Problem details: The entries need to be copied exactly.

Record extracts:
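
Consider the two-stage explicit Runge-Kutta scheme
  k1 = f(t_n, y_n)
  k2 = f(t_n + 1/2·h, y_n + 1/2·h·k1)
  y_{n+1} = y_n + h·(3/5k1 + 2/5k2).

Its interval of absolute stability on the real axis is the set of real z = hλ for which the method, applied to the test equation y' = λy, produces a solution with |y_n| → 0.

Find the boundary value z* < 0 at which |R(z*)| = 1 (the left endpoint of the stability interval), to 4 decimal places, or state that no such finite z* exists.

On y'=λy, z=hλ:
  k1=λy_n ⇒ h·k1=z·y_n;  k2=λ(1+1/2z)y_n ⇒ h·k2=z(1+1/2z)y_n
  y_{n+1}/y_n = 1 + 3/5z + 2/5z(1+1/2z) = 1 + z + 1/5z²
  Hence R(z) = 1 + z + 1/5z².

Find x<0 with |R(x)|<1.
x=-1.3: |R|=0.0380
R=1: x+1/5x²=0 ⇒ x=−5=-5.0000; min R=1−1/(4·1/5)=-0.2500>−1
Confirm numerically:
  x=-4.784: |R|=0.79333 <1
  x=-4.408: |R|=0.47809 <1
  x=-3.449: |R|=0.06988 <1
  x=-3.244: |R|=0.13929 <1
  x=-5.377: |R|=1.40543 >1
  x=-5.290: |R|=1.30682 >1
  x=-5.236: |R|=1.24714 >1
So |R|<1 on (-5.0000, 0).

z* = -5.0000.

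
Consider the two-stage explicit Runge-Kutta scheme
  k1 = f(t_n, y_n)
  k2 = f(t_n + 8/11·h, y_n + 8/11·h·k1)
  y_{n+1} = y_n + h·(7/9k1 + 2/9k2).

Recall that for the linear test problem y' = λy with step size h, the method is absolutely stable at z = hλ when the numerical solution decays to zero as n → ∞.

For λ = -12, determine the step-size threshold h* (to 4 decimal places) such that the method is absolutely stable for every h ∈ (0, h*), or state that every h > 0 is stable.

(-6.1875,0); λ=-12 ⇒ h* = (99/16)/12 = 0.5156.

Test eqn y'=λy, z=hλ:
  k1=λy_n ⇒ h·k1=z·y_n;  k2=λ(1+8/11z)y_n ⇒ h·k2=z(1+8/11z)y_n
  y_{n+1}/y_n = 1 + 7/9z + 2/9z(1+8/11z) = 1 + z + 16/99z²
  so R(z) = 1 + z + 16/99z².

Solve |R(x)|<1 on ℝ⁻.
x=-1.14: |R|=0.0700
R=1: x+16/99x²=0 ⇒ x=−99/16=-6.1875; min R=1−1/(4·16/99)=-0.5469>−1
Confirm numerically:
  x=-5.201: |R|=0.17078 <1
  x=-5.074: |R|=0.08689 <1
  x=-2.785: |R|=0.53147 <1
  x=-6.744: |R|=1.60655 >1
  x=-6.740: |R|=1.60183 >1
  x=-6.538: |R|=1.37035 >1
Stable set (-6.1875, 0).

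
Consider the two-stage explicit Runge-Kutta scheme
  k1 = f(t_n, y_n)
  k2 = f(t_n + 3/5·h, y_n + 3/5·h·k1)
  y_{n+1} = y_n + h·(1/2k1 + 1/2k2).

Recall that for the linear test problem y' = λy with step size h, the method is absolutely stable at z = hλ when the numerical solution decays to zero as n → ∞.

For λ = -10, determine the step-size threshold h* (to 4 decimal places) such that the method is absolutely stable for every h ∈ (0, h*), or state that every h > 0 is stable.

With y'=λy (z=hλ):
  k1=λy_n ⇒ h·k1=z·y_n;  k2=λ(1+3/5z)y_n ⇒ h·k2=z(1+3/5z)y_n
  y_{n+1}/y_n = 1 + 1/2z + 1/2z(1+3/5z) = 1 + z + 3/10z²
  so R(z) = 1 + z + 3/10z².

Solve |R(x)|<1 on ℝ⁻.
x=-1.79: |R|=0.1712
R=1: x+3/10x²=0 ⇒ x=−10/3=-3.3333; min R=1−1/(4·3/10)=0.1667>−1
Confirm numerically:
  x=-2.953: |R|=0.66306 <1
  x=-2.894: |R|=0.61857 <1
  x=-2.720: |R|=0.49952 <1
  x=-2.488: |R|=0.36904 <1
  x=-3.608: |R|=1.29730 >1
  x=-3.394: |R|=1.06177 >1
Stable set (-3.3333, 0).

(-3.3333,0); λ=-10 ⇒ h* = (10/3)/10 = 0.3333.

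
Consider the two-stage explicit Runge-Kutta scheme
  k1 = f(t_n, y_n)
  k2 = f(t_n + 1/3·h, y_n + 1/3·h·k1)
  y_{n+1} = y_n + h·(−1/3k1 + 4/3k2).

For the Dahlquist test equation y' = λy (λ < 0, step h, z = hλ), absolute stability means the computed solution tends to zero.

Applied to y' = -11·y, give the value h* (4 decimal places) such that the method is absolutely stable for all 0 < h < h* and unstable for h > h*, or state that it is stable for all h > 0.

On y'=λy, z=hλ:
  k1=λy_n ⇒ h·k1=z·y_n;  k2=λ(1+1/3z)y_n ⇒ h·k2=z(1+1/3z)y_n
  y_{n+1}/y_n = 1 − 1/3z + 4/3z(1+1/3z) = 1 + z + 4/9z²
  Hence R(z) = 1 + z + 4/9z².

Find x<0 with |R(x)|<1.
x=-1.57: |R|=0.5255
R=1: x+4/9x²=0 ⇒ x=−9/4=-2.2500; min R=1−1/(4·4/9)=0.4375>−1
Confirm numerically:
  x=-1.971: |R|=0.75560 <1
  x=-1.902: |R|=0.70582 <1
  x=-1.471: |R|=0.49071 <1
  x=-2.663: |R|=1.48881 >1
  x=-2.560: |R|=1.35271 >1
  x=-2.518: |R|=1.29992 >1
Stable set (-2.2500, 0).

(-2.2500,0); λ=-11 ⇒ h* = (9/4)/11 = 0.2045.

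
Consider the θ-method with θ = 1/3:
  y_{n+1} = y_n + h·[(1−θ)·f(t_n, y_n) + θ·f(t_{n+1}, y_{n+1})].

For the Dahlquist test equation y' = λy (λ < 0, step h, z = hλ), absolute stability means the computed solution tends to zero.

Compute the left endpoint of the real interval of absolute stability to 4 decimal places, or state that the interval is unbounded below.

left endpoint -6.0000.

Set f=λy, z=hλ:
  y_{n+1} = y_n + z·[2/3·y_n + 1/3·y_{n+1}] ⇒ (1 − 1/3z)y_{n+1} = (1 + 2/3z)y_n
  Hence R(z) = (1 + 2/3z)/(1 − 1/3z).

Boundary: |R(x)|=1, x<0.
x=-0.62: |R|=0.4862
R=−1: 1+2/3x = −1+1/3x ⇒ -1/3x=2 ⇒ x=2/(-1/3)=-6.0000
Confirm numerically:
  x=-5.500: |R|=0.94118 <1
  x=-4.973: |R|=0.87119 <1
  x=-4.592: |R|=0.81454 <1
  x=-4.411: |R|=0.78559 <1
  x=-6.417: |R|=1.04428 >1
  x=-6.111: |R|=1.01218 >1
So |R|<1 on (-6.0000, 0).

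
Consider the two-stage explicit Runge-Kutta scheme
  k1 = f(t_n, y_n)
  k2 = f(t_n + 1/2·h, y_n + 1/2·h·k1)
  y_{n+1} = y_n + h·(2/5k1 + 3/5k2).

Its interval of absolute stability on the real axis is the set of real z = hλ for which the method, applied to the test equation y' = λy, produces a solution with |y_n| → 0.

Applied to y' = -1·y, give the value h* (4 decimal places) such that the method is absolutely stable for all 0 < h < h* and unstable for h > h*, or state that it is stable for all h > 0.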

Reply to the task:
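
Consider the two-stage explicit Runge-Kutta scheme
  k1 = f(t_n, y_n)
  k2 = f(t_n + 1/2·h, y_n + 1/2·h·k1)
  y_{n+1} = y_n + h·(3/5k1 + 2/5k2).

Its interval of absolute stability on the real axis is the set of real z = hλ for which the method, applied to the test equation y' = λy, produces a solution with |y_n| → 0.

Find the boundary value z* < 0 at which |R(z*)| = 1 (the left endpoint of the stability interval), to 4 decimal places, or state that no such finite z* exists.

On y'=λy, z=hλ:
  k1=λy_n ⇒ h·k1=z·y_n;  k2=λ(1+1/2z)y_n ⇒ h·k2=z(1+1/2z)y_n
  y_{n+1}/y_n = 1 + 3/5z + 2/5z(1+1/2z) = 1 + z + 1/5z²
  Hence R(z) = 1 + z + 1/5z².

Find x<0 with |R(x)|<1.
x=-1.3: |R|=0.0380
R=1: x+1/5x²=0 ⇒ x=−5=-5.0000; min R=1−1/(4·1/5)=-0.2500>−1
Confirm numerically:
  x=-4.784: |R|=0.79333 <1
  x=-4.408: |R|=0.47809 <1
  x=-3.449: |R|=0.06988 <1
  x=-3.244: |R|=0.13929 <1
  x=-5.377: |R|=1.40543 >1
  x=-5.290: |R|=1.30682 >1
  x=-5.236: |R|=1.24714 >1
So |R|<1 on (-5.0000, 0).

z* = -5.0000.

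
Consider the two-stage explicit Runge-Kutta scheme
  k1 = f(t_n, y_n)
  k2 = f(t_n + 8/11·h, y_n + 8/11·h·k1)
  y_{n+1} = y_n + h·(7/9k1 + 2/9k2).

Recall that for the linear test problem y' = λy with step size h, the method is absolutely stable at z = hλ when the numerical solution decays to zero as n → ∞.

For λ = -12, determine the step-size threshold h* (to 4 decimal places) such that the method is absolutely stable for every h ∈ (0, h*), or state that every h > 0 is stable.

(-6.1875,0); λ=-12 ⇒ h* = (99/16)/12 = 0.5156.

Test eqn y'=λy, z=hλ:
  k1=λy_n ⇒ h·k1=z·y_n;  k2=λ(1+8/11z)y_n ⇒ h·k2=z(1+8/11z)y_n
  y_{n+1}/y_n = 1 + 7/9z + 2/9z(1+8/11z) = 1 + z + 16/99z²
  so R(z) = 1 + z + 16/99z².

Solve |R(x)|<1 on ℝ⁻.
x=-1.14: |R|=0.0700
R=1: x+16/99x²=0 ⇒ x=−99/16=-6.1875; min R=1−1/(4·16/99)=-0.5469>−1
Confirm numerically:
  x=-5.201: |R|=0.17078 <1
  x=-5.074: |R|=0.08689 <1
  x=-2.785: |R|=0.53147 <1
  x=-6.744: |R|=1.60655 >1
  x=-6.740: |R|=1.60183 >1
  x=-6.538: |R|=1.37035 >1
Stable set (-6.1875, 0).

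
Consider the two-stage explicit Runge-Kutta scheme
  k1 = f(t_n, y_n)
  k2 = f(t_n + 3/5·h, y_n + 3/5·h·k1)
  y_{n+1} = y_n + h·(1/2k1 + 1/2k2).

Recall that for the linear test problem y' = λy with step size h, the method is absolutely stable at z = hλ when the numerical solution decays to zero as n → ∞.

For λ = -10, determine the step-size threshold h* (to 4 decimal places) such that the method is absolutely stable for every h ∈ (0, h*), or state that every h > 0 is stable.

With y'=λy (z=hλ):
  k1=λy_n ⇒ h·k1=z·y_n;  k2=λ(1+3/5z)y_n ⇒ h·k2=z(1+3/5z)y_n
  y_{n+1}/y_n = 1 + 1/2z + 1/2z(1+3/5z) = 1 + z + 3/10z²
  so R(z) = 1 + z + 3/10z².

Solve |R(x)|<1 on ℝ⁻.
x=-1.79: |R|=0.1712
R=1: x+3/10x²=0 ⇒ x=−10/3=-3.3333; min R=1−1/(4·3/10)=0.1667>−1
Confirm numerically:
  x=-2.953: |R|=0.66306 <1
  x=-2.894: |R|=0.61857 <1
  x=-2.720: |R|=0.49952 <1
  x=-2.488: |R|=0.36904 <1
  x=-3.608: |R|=1.29730 >1
  x=-3.394: |R|=1.06177 >1
Stable set (-3.3333, 0).

(-3.3333,0); λ=-10 ⇒ h* = (10/3)/10 = 0.3333.

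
Consider the two-stage explicit Runge-Kutta scheme
  k1 = f(t_n, y_n)
  k2 = f(t_n + 1/3·h, y_n + 1/3·h·k1)
  y_{n+1} = y_n + h·(−1/3k1 + 4/3k2).

For the Dahlquist test equation y' = λy (λ < 0, step h, z = hλ), absolute stability means the computed solution tends to zero.

Applied to y' = -11·y, give the value h* (4 decimal places) such that the method is absolutely stable for all 0 < h < h* and unstable for h > h*, or state that it is stable for all h > 0.

On y'=λy, z=hλ:
  k1=λy_n ⇒ h·k1=z·y_n;  k2=λ(1+1/3z)y_n ⇒ h·k2=z(1+1/3z)y_n
  y_{n+1}/y_n = 1 − 1/3z + 4/3z(1+1/3z) = 1 + z + 4/9z²
  Hence R(z) = 1 + z + 4/9z².

Find x<0 with |R(x)|<1.
x=-1.57: |R|=0.5255
R=1: x+4/9x²=0 ⇒ x=−9/4=-2.2500; min R=1−1/(4·4/9)=0.4375>−1
Confirm numerically:
  x=-1.971: |R|=0.75560 <1
  x=-1.902: |R|=0.70582 <1
  x=-1.471: |R|=0.49071 <1
  x=-2.663: |R|=1.48881 >1
  x=-2.560: |R|=1.35271 >1
  x=-2.518: |R|=1.29992 >1
Stable set (-2.2500, 0).

(-2.2500,0); λ=-11 ⇒ h* = (9/4)/11 = 0.2045.

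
Consider the θ-method with θ = 1/3:
  y_{n+1} = y_n + h·[(1−θ)·f(t_n, y_n) + θ·f(t_{n+1}, y_{n+1})].

For the Dahlquist test equation y' = λy (λ < 0, step h, z = hλ), absolute stability means the computed solution tends to zero.

Compute the left endpoint of the real interval of absolute stability to 4 decimal places, or state that the interval is unbounded below.

left endpoint -6.0000.

Set f=λy, z=hλ:
  y_{n+1} = y_n + z·[2/3·y_n + 1/3·y_{n+1}] ⇒ (1 − 1/3z)y_{n+1} = (1 + 2/3z)y_n
  Hence R(z) = (1 + 2/3z)/(1 − 1/3z).

Boundary: |R(x)|=1, x<0.
x=-0.62: |R|=0.4862
R=−1: 1+2/3x = −1+1/3x ⇒ -1/3x=2 ⇒ x=2/(-1/3)=-6.0000
Confirm numerically:
  x=-5.500: |R|=0.94118 <1
  x=-4.973: |R|=0.87119 <1
  x=-4.592: |R|=0.81454 <1
  x=-4.411: |R|=0.78559 <1
  x=-6.417: |R|=1.04428 >1
  x=-6.111: |R|=1.01218 >1
So |R|<1 on (-6.0000, 0).

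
Consider the two-stage explicit Runge-Kutta scheme
  k1 = f(t_n, y_n)
  k2 = f(t_n + 1/2·h, y_n + 1/2·h·k1)
  y_{n+1} = y_n + h·(2/5k1 + 3/5k2).

Its interval of absolute stability on the real axis is the set of real z = hλ for which the method, applied to the test equation y' = λy, produces a solution with |y_n| → 0.

Applied to y' = -1·y, give the value h* (4 decimal places) such that the method is absolutely stable for all 0 < h < h* and unstable for h > h*, or state that it is stable for all h > 0.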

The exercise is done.